■ TASK ■
Every record must be copied exactly. Leave nothing out.

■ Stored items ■
▼
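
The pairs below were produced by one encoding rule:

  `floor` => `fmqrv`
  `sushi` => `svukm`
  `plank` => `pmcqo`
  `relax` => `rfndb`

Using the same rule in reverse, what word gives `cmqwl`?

Letter i (0-indexed) is shifted by i+0, so successive shifts are 0, 1, 2, ….
Decoding cmqwl: c−0=c, m−1=l, q−2=o, w−3=t, l−4=h.

cloth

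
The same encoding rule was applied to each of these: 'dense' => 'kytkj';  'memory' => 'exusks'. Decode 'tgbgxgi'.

The output letters match the input read backwards, each shifted +6: dense reversed is esned. Read the word backwards and shift each letter +6.
Decoding tgbgxgi: shift back: t−6=n, g−6=a, b−6=v, g−6=a, x−6=r, g−6=a, i−6=c → navarac; then reverse → caravan.

caravan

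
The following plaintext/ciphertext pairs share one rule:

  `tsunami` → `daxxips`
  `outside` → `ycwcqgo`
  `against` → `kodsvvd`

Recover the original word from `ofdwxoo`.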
▲
■ SOLUTION FOR THIS PROBLEM ■
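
The pairs below were produced by one encoding rule:

  `floor` => `fmqrv`
  `sushi` => `svukm`
  `plank` => `pmcqo`
  `relax` => `rfndb`

Using the same rule in reverse, what word gives `cmqwl`?

Letter i (0-indexed) is shifted by i+0, so successive shifts are 0, 1, 2, ….
Decoding cmqwl: c−0=c, m−1=l, q−2=o, w−3=t, l−4=h.

cloth

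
The same encoding rule was applied to each of these: 'dense' => 'kytkj';  'memory' => 'exusks'. Decode 'tgbgxgi'.

The output letters match the input read backwards, each shifted +6: dense reversed is esned. Read the word backwards and shift each letter +6.
Decoding tgbgxgi: shift back: t−6=n, g−6=a, b−6=v, g−6=a, x−6=r, g−6=a, i−6=c → navarac; then reverse → caravan.

caravan

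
The following plaintext/ciphertext pairs share one rule:

  `tsunami` → `daxxips`
  `outside` → `ycwcqgo`
  `against` → `kodsvvd`

Recover the original word from `ofdwxoo`.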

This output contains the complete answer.